**Exercise directions**
Copy nothing from the entries below except the lines from the one containing "What is 1/(-305348 - 805186)?" through the one containing "Answer: 1802417/133 - 2*sqrt(3)/609 ≈ 13552.", and copy those exactly.

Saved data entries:
========================================

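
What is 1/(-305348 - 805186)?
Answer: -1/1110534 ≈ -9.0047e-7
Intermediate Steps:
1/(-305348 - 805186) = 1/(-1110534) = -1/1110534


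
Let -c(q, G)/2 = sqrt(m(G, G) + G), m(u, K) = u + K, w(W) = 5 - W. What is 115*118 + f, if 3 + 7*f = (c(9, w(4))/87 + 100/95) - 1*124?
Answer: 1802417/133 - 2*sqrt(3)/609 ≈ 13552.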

========================================

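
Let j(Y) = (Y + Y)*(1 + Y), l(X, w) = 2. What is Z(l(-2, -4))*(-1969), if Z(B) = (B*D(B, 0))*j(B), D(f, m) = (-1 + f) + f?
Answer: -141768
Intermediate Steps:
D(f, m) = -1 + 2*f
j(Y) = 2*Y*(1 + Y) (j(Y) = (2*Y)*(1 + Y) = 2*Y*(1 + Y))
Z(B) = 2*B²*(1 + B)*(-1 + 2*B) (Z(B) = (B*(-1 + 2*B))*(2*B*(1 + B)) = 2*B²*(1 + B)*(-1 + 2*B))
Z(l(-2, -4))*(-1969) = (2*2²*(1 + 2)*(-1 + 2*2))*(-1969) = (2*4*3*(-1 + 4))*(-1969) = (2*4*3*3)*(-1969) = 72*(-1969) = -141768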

========================================

**Result for this task**
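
What is 1/(-305348 - 805186)?
Answer: -1/1110534 ≈ -9.0047e-7
Intermediate Steps:
1/(-305348 - 805186) = 1/(-1110534) = -1/1110534


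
Let -c(q, G)/2 = sqrt(m(G, G) + G), m(u, K) = u + K, w(W) = 5 - W. What is 115*118 + f, if 3 + 7*f = (c(9, w(4))/87 + 100/95) - 1*124?
Answer: 1802417/133 - 2*sqrt(3)/609 ≈ 13552.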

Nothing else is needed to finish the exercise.